▸ EXERCISE INSTRUCTIONS
All lines in the data below carrying the string "facilities" are to be located and copied.

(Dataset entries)
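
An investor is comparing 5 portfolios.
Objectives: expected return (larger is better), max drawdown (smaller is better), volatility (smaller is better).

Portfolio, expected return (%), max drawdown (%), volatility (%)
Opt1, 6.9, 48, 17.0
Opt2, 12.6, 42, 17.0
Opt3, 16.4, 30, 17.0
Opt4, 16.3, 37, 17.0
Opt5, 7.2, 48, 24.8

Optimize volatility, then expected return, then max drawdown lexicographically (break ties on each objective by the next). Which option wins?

Opt3

First minimize volatility: best is 17.0, kept {Opt1, Opt2, Opt3, Opt4}.
Then maximize expected return: best is 16.4, kept {Opt3}.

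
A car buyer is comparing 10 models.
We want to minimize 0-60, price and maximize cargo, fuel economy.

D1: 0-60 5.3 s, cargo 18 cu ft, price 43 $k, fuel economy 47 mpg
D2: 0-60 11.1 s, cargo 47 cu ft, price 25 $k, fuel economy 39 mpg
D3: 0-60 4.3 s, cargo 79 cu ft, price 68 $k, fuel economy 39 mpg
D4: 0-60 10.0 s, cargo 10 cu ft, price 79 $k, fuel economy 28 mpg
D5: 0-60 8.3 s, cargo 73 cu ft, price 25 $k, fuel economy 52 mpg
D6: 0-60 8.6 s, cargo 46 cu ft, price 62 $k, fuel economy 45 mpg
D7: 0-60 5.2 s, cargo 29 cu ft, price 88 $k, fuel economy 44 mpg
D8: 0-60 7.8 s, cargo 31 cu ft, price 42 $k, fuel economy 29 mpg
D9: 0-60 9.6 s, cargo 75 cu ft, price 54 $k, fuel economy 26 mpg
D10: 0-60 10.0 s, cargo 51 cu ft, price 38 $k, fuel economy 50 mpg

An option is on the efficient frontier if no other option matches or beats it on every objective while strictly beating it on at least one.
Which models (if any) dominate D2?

D5

D5: 0-60 8.3≤11.1, cargo 73≥47, price 25≤25, fuel economy 52≥39 — dominates D2.
Others (D1, D3, D4, D6, D7, D8, D9, D10) are each worse than D2 on at least one objective.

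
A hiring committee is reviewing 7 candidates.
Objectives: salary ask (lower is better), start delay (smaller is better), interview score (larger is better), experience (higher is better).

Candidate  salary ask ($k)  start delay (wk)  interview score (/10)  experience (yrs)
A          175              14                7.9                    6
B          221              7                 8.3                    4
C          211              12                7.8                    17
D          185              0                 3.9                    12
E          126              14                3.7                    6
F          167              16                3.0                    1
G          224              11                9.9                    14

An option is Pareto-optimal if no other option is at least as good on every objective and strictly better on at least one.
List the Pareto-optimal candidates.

A: not dominated.
B: not dominated.
C: not dominated (best experience).
D: not dominated (best start delay).
E: not dominated (best salary ask).
F: dominated by E (salary ask 126≤167, start delay 14≤16, interview score 3.7≥3.0, experience 6≥1).
G: not dominated (best interview score).

A, B, C, D, E, G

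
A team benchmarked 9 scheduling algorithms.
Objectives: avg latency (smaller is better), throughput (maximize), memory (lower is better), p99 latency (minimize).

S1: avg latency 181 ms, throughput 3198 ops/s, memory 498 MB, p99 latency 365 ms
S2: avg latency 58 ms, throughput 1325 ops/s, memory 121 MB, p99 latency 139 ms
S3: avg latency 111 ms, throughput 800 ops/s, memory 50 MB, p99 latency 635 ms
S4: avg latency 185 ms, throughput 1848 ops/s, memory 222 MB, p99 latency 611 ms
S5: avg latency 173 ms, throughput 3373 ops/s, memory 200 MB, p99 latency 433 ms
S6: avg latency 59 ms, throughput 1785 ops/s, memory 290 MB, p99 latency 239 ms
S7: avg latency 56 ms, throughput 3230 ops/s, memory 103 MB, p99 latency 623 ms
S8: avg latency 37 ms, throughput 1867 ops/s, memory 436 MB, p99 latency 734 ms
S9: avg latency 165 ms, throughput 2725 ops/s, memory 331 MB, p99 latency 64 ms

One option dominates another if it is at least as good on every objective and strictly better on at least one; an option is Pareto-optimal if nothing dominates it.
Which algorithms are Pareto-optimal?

S1: not dominated.
S2: not dominated.
S3: not dominated (best memory).
S4: dominated by S5 (avg latency 173≤185, throughput 3373≥1848, memory 200≤222, p99 latency 433≤611).
S5: not dominated (best throughput).
S6: not dominated.
S7: not dominated.
S8: not dominated (best avg latency).
S9: not dominated (best p99 latency).

S1, S2, S3, S5, S6, S7, S8, S9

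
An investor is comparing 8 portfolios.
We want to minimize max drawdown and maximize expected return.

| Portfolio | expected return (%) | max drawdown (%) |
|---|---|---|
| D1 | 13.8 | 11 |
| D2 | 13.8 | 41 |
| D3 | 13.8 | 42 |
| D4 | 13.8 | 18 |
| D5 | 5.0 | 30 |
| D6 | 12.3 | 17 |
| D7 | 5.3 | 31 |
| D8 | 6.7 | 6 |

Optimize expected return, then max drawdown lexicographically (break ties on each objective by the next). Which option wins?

First maximize expected return: best is 13.8, kept {D1, D2, D3, D4}.
Then minimize max drawdown: best is 11, kept {D1}.

D1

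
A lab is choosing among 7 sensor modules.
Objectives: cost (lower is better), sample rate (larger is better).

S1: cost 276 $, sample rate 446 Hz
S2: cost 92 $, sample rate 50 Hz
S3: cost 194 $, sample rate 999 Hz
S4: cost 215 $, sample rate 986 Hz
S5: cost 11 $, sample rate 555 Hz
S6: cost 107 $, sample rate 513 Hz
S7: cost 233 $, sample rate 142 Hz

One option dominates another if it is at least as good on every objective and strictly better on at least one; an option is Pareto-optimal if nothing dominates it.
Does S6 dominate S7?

Yes

S6 vs S7: cost 107≤233, sample rate 513≥142 — S6 is at least as good on every objective with at least one strict improvement.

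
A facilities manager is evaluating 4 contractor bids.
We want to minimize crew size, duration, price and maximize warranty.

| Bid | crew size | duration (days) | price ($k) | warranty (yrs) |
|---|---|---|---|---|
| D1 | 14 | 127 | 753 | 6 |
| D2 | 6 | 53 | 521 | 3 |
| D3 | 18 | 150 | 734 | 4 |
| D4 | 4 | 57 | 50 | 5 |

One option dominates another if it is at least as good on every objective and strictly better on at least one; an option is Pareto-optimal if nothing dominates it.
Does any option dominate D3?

D4 vs D3: crew size 4≤18, duration 57≤150, price 50≤734, warranty 5≥4 — D4 is at least as good on every objective and strictly better on at least one, so D4 dominates D3.

Yes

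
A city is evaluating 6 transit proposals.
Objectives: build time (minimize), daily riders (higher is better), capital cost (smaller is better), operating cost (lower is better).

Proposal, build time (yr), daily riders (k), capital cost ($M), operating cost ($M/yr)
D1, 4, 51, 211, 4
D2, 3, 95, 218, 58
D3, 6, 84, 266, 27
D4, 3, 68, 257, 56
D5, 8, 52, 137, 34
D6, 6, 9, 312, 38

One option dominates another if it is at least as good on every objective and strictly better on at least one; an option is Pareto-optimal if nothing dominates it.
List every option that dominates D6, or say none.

D1, D3

D1: build time 4≤6, daily riders 51≥9, capital cost 211≤312, operating cost 4≤38 — dominates D6.
D3: build time 6≤6, daily riders 84≥9, capital cost 266≤312, operating cost 27≤38 — dominates D6.
Others (D2, D4, D5) are each worse than D6 on at least one objective.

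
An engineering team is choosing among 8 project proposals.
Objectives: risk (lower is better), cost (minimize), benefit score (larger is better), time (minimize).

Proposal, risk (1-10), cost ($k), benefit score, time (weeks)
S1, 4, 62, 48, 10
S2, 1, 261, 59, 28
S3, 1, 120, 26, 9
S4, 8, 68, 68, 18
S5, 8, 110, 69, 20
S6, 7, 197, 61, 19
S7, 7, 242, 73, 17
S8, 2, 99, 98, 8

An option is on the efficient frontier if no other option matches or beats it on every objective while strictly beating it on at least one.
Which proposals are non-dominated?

S1: not dominated (best cost).
S2: not dominated.
S3: not dominated.
S4: not dominated.
S5: dominated by S8 (risk 2≤8, cost 99≤110, benefit score 98≥69, time 8≤20).
S6: dominated by S8 (risk 2≤7, cost 99≤197, benefit score 98≥61, time 8≤19).
S7: dominated by S8 (risk 2≤7, cost 99≤242, benefit score 98≥73, time 8≤17).
S8: not dominated (best benefit score).

S1, S2, S3, S4, S8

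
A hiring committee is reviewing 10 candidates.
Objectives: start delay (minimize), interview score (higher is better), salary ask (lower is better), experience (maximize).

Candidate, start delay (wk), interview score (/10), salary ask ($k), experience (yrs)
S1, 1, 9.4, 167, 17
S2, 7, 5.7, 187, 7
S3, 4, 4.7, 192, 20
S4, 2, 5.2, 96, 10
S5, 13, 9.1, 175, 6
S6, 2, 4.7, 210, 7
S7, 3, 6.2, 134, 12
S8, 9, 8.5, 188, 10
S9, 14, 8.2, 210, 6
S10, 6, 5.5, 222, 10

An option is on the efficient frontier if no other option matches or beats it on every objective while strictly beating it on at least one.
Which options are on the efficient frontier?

S1, S3, S4, S7

S1: not dominated (best start delay).
S2: dominated by S1 (start delay 1≤7, interview score 9.4≥5.7, salary ask 167≤187, experience 17≥7).
S3: not dominated (best experience).
S4: not dominated (best salary ask).
S5: dominated by S1 (start delay 1≤13, interview score 9.4≥9.1, salary ask 167≤175, experience 17≥6).
S6: dominated by S1 (start delay 1≤2, interview score 9.4≥4.7, salary ask 167≤210, experience 17≥7).
S7: not dominated.
S8: dominated by S1 (start delay 1≤9, interview score 9.4≥8.5, salary ask 167≤188, experience 17≥10).
S9: dominated by S1 (start delay 1≤14, interview score 9.4≥8.2, salary ask 167≤210, experience 17≥6).
S10: dominated by S1 (start delay 1≤6, interview score 9.4≥5.5, salary ask 167≤222, experience 17≥10).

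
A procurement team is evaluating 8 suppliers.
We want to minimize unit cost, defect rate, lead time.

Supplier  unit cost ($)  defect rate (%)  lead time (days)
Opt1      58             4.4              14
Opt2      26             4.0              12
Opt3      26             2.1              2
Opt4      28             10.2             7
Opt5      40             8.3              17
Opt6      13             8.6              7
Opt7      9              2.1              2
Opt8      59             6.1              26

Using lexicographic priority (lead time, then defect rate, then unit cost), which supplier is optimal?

First minimize lead time: best is 2, kept {Opt3, Opt7}.
Then minimize defect rate: best is 2.1, kept {Opt3, Opt7}.
Then minimize unit cost: best is 9, kept {Opt7}.

Opt7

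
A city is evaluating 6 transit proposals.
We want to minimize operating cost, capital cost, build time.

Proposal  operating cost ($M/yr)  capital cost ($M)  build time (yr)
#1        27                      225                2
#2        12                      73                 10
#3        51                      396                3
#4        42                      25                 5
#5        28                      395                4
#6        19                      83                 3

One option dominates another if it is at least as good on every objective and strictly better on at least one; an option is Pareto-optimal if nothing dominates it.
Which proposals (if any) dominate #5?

#1, #6

#1: operating cost 27≤28, capital cost 225≤395, build time 2≤4 — dominates #5.
#6: operating cost 19≤28, capital cost 83≤395, build time 3≤4 — dominates #5.
Others (#2, #3, #4) are each worse than #5 on at least one objective.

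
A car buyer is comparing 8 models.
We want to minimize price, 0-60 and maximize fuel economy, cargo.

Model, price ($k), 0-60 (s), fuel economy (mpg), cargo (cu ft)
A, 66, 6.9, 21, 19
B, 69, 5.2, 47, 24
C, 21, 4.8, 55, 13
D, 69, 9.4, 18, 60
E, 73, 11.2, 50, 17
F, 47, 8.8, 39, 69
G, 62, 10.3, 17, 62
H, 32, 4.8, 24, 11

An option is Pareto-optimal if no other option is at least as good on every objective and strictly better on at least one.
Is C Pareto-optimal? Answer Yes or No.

A: worse on price (66 vs 21).
B: worse on price (69 vs 21).
D: worse on price (69 vs 21).
E: worse on price (73 vs 21).
F: worse on price (47 vs 21).
G: worse on price (62 vs 21).
H: worse on price (32 vs 21).
No option is at least as good as C on every objective and strictly better on one.

Yes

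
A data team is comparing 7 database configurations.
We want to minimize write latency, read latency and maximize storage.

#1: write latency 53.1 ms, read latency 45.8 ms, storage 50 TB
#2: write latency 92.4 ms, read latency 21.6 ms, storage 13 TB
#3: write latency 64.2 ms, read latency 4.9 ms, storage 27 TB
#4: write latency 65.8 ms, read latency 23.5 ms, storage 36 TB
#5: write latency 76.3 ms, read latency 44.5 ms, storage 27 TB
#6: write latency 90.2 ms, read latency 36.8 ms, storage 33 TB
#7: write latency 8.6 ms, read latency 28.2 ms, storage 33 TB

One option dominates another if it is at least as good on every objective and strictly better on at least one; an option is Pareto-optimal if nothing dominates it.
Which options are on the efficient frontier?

#1: not dominated (best storage).
#2: dominated by #3 (write latency 64.2≤92.4, read latency 4.9≤21.6, storage 27≥13).
#3: not dominated (best read latency).
#4: not dominated.
#5: dominated by #3 (write latency 64.2≤76.3, read latency 4.9≤44.5, storage 27≥27).
#6: dominated by #4 (write latency 65.8≤90.2, read latency 23.5≤36.8, storage 36≥33).
#7: not dominated (best write latency).

#1, #3, #4, #7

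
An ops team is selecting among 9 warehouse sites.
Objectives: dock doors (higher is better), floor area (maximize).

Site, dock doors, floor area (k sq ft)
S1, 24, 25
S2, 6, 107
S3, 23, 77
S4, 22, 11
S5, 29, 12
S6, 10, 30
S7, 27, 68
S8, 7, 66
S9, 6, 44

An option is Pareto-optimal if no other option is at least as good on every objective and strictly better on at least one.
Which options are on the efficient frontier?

S2, S3, S5, S7

S1: dominated by S7 (dock doors 27≥24, floor area 68≥25).
S2: not dominated (best floor area).
S3: not dominated.
S4: dominated by S1 (dock doors 24≥22, floor area 25≥11).
S5: not dominated (best dock doors).
S6: dominated by S3 (dock doors 23≥10, floor area 77≥30).
S7: not dominated.
S8: dominated by S3 (dock doors 23≥7, floor area 77≥66).
S9: dominated by S2 (dock doors 6≥6, floor area 107≥44).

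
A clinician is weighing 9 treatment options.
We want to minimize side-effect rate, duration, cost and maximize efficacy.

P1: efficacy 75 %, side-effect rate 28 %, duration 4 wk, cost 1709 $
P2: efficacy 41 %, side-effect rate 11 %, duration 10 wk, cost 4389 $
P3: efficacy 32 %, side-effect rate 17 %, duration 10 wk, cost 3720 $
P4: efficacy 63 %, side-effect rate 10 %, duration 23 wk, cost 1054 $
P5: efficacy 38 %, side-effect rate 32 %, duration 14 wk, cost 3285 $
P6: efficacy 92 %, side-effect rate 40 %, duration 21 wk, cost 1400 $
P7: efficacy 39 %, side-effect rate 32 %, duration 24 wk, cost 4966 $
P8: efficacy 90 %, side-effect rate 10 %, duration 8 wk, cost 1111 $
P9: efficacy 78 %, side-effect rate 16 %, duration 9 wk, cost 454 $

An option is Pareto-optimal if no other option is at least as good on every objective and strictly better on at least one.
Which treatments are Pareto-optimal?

P1: not dominated (best duration).
P2: dominated by P8 (efficacy 90≥41, side-effect rate 10≤11, duration 8≤10, cost 1111≤4389).
P3: dominated by P8 (efficacy 90≥32, side-effect rate 10≤17, duration 8≤10, cost 1111≤3720).
P4: not dominated.
P5: dominated by P1 (efficacy 75≥38, side-effect rate 28≤32, duration 4≤14, cost 1709≤3285).
P6: not dominated (best efficacy).
P7: dominated by P1 (efficacy 75≥39, side-effect rate 28≤32, duration 4≤24, cost 1709≤4966).
P8: not dominated.
P9: not dominated (best cost).

P1, P4, P6, P8, P9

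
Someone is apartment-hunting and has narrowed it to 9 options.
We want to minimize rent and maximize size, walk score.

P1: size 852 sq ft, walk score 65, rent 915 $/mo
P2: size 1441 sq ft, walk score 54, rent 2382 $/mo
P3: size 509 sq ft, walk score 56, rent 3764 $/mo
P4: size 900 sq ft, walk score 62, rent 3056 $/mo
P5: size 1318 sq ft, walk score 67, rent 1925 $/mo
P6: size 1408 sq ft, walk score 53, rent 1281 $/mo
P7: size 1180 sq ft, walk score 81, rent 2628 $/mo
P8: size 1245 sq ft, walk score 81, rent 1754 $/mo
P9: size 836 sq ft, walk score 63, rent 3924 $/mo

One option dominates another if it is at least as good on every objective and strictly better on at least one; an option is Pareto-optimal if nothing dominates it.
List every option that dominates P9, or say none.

P1, P5, P7, P8

P1: size 852≥836, walk score 65≥63, rent 915≤3924 — dominates P9.
P5: size 1318≥836, walk score 67≥63, rent 1925≤3924 — dominates P9.
P7: size 1180≥836, walk score 81≥63, rent 2628≤3924 — dominates P9.
P8: size 1245≥836, walk score 81≥63, rent 1754≤3924 — dominates P9.
Others (P2, P3, P4, P6) are each worse than P9 on at least one objective.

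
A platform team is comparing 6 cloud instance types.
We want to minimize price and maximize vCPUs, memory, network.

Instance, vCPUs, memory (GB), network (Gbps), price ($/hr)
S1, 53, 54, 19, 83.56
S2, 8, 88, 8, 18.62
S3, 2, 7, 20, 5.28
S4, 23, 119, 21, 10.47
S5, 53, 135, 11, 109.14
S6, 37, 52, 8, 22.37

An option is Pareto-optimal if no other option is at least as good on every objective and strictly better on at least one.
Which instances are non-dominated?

S1: not dominated.
S2: dominated by S4 (vCPUs 23≥8, memory 119≥88, network 21≥8, price 10.47≤18.62).
S3: not dominated (best price).
S4: not dominated (best network).
S5: not dominated (best memory).
S6: not dominated.

S1, S3, S4, S5, S6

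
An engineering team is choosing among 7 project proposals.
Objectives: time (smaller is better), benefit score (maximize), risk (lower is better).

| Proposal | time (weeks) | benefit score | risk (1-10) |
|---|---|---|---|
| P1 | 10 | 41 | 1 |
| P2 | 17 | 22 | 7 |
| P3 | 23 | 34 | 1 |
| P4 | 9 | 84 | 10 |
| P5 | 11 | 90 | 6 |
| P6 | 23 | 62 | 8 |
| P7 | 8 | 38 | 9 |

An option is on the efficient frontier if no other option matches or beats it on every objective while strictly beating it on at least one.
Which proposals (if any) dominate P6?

P5: time 11≤23, benefit score 90≥62, risk 6≤8 — dominates P6.
Others (P1, P2, P3, P4, P7) are each worse than P6 on at least one objective.

P5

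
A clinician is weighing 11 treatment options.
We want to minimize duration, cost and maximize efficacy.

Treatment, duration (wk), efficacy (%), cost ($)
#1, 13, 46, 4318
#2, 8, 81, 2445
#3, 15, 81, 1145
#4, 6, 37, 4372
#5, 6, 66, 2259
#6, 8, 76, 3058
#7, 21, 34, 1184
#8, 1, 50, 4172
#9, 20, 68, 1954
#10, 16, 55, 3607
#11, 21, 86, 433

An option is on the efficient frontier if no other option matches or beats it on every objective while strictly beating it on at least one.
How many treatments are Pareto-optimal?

#1: dominated by #2 (duration 8≤13, efficacy 81≥46, cost 2445≤4318).
#2: not dominated.
#3: not dominated.
#4: dominated by #5 (duration 6≤6, efficacy 66≥37, cost 2259≤4372).
#5: not dominated.
#6: dominated by #2 (duration 8≤8, efficacy 81≥76, cost 2445≤3058).
#7: dominated by #3 (duration 15≤21, efficacy 81≥34, cost 1145≤1184).
#8: not dominated (best duration).
#9: dominated by #3 (duration 15≤20, efficacy 81≥68, cost 1145≤1954).
#10: dominated by #2 (duration 8≤16, efficacy 81≥55, cost 2445≤3607).
#11: not dominated (best efficacy).
Pareto-optimal: #2, #3, #5, #8, #11 → 5.

5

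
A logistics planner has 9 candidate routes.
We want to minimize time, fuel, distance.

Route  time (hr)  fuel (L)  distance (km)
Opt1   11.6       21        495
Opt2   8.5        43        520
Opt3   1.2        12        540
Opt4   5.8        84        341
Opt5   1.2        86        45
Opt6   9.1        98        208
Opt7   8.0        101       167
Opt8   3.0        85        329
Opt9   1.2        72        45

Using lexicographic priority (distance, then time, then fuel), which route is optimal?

First minimize distance: best is 45, kept {Opt5, Opt9}.
Then minimize time: best is 1.2, kept {Opt5, Opt9}.
Then minimize fuel: best is 72, kept {Opt9}.

Opt9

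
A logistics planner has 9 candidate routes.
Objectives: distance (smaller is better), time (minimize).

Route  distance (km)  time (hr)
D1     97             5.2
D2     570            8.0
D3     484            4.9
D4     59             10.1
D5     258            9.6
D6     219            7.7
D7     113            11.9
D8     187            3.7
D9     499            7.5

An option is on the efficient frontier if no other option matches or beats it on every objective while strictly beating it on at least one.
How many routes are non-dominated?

3

D1: not dominated.
D2: dominated by D1 (distance 97≤570, time 5.2≤8.0).
D3: dominated by D8 (distance 187≤484, time 3.7≤4.9).
D4: not dominated (best distance).
D5: dominated by D1 (distance 97≤258, time 5.2≤9.6).
D6: dominated by D1 (distance 97≤219, time 5.2≤7.7).
D7: dominated by D1 (distance 97≤113, time 5.2≤11.9).
D8: not dominated (best time).
D9: dominated by D1 (distance 97≤499, time 5.2≤7.5).
Pareto-optimal: D1, D4, D8 → 3.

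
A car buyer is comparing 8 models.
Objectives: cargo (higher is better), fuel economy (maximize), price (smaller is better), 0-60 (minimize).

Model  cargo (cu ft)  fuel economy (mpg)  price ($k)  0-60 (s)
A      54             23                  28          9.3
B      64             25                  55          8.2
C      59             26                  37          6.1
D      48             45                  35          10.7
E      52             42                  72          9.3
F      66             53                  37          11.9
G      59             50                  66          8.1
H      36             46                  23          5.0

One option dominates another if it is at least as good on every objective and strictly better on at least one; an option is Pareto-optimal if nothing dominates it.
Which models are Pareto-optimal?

A, B, C, D, F, G, H

A: not dominated.
B: not dominated.
C: not dominated.
D: not dominated.
E: dominated by G (cargo 59≥52, fuel economy 50≥42, price 66≤72, 0-60 8.1≤9.3).
F: not dominated (best cargo).
G: not dominated.
H: not dominated (best price).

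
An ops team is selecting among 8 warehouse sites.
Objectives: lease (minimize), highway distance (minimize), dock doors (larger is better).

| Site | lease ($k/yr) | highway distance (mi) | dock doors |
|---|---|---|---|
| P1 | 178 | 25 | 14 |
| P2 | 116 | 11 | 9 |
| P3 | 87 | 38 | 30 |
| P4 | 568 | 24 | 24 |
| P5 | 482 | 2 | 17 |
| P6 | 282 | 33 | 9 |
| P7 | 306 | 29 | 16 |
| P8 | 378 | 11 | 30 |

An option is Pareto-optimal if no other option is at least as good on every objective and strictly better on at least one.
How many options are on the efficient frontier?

P1: not dominated.
P2: not dominated.
P3: not dominated (best lease).
P4: dominated by P8 (lease 378≤568, highway distance 11≤24, dock doors 30≥24).
P5: not dominated (best highway distance).
P6: dominated by P1 (lease 178≤282, highway distance 25≤33, dock doors 14≥9).
P7: not dominated.
P8: not dominated.
Pareto-optimal: P1, P2, P3, P5, P7, P8 → 6.

6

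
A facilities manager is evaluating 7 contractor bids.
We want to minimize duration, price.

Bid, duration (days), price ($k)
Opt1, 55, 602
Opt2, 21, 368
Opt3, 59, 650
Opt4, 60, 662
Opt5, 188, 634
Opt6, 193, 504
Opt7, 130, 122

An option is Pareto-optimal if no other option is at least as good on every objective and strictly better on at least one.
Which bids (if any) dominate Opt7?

none

Opt1: worse on price (602 vs 122).
Opt2: worse on price (368 vs 122).
Opt3: worse on price (650 vs 122).
Opt4: worse on price (662 vs 122).
Opt5: worse on duration (188 vs 130).
Opt6: worse on duration (193 vs 130).
No option dominates Opt7.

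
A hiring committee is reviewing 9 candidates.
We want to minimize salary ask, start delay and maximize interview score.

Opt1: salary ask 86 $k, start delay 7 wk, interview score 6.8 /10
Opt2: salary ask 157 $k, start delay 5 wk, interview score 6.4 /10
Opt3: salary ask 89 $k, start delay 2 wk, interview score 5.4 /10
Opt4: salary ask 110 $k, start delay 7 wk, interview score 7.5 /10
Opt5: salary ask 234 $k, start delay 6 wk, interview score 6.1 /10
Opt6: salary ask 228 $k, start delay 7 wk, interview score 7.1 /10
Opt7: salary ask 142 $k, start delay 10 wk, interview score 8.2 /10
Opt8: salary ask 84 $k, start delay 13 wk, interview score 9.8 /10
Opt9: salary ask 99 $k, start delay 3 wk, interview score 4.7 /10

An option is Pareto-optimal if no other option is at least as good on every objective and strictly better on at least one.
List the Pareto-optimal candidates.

Opt1, Opt2, Opt3, Opt4, Opt7, Opt8

Opt1: not dominated.
Opt2: not dominated.
Opt3: not dominated (best start delay).
Opt4: not dominated.
Opt5: dominated by Opt2 (salary ask 157≤234, start delay 5≤6, interview score 6.4≥6.1).
Opt6: dominated by Opt4 (salary ask 110≤228, start delay 7≤7, interview score 7.5≥7.1).
Opt7: not dominated.
Opt8: not dominated (best salary ask).
Opt9: dominated by Opt3 (salary ask 89≤99, start delay 2≤3, interview score 5.4≥4.7).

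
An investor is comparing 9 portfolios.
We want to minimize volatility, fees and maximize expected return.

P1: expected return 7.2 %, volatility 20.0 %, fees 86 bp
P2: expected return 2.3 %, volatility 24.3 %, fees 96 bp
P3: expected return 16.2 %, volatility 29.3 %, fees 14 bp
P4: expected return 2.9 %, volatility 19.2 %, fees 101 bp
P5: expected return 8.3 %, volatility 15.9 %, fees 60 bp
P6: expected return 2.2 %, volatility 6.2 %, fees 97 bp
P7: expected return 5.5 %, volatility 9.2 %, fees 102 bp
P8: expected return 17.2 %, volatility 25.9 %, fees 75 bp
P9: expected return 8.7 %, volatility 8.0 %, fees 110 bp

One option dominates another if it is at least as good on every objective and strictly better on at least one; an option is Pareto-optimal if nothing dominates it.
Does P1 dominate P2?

P1 vs P2: expected return 7.2≥2.3, volatility 20.0≤24.3, fees 86≤96 — P1 is at least as good on every objective with at least one strict improvement.

Yes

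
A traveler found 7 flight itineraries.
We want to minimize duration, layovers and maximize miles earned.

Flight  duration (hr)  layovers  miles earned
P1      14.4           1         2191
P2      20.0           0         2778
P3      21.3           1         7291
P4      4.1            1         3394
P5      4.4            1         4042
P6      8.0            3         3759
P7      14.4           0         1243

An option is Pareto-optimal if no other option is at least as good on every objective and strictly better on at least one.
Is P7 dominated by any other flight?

P1: worse on layovers (1 vs 0).
P2: worse on duration (20.0 vs 14.4).
P3: worse on duration (21.3 vs 14.4).
P4: worse on layovers (1 vs 0).
P5: worse on layovers (1 vs 0).
P6: worse on layovers (3 vs 0).
No option is at least as good as P7 on every objective and strictly better on one.

No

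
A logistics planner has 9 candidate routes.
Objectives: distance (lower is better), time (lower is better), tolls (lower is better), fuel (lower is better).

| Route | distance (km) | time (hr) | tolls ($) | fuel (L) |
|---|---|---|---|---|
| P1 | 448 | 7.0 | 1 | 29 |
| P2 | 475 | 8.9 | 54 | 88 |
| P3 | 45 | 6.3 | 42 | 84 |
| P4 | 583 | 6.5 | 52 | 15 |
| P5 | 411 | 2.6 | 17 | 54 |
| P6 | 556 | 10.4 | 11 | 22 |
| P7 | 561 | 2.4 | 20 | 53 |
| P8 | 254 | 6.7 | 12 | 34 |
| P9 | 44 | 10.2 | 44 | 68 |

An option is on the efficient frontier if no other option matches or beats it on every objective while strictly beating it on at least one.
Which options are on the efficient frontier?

P1, P3, P4, P5, P6, P7, P8, P9

P1: not dominated (best tolls).
P2: dominated by P1 (distance 448≤475, time 7.0≤8.9, tolls 1≤54, fuel 29≤88).
P3: not dominated.
P4: not dominated (best fuel).
P5: not dominated.
P6: not dominated.
P7: not dominated (best time).
P8: not dominated.
P9: not dominated (best distance).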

▸ ANSWER BOX
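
A facilities manager is evaluating 4 contractor bids.
A facilities manager is evaluating 7 contractor bids.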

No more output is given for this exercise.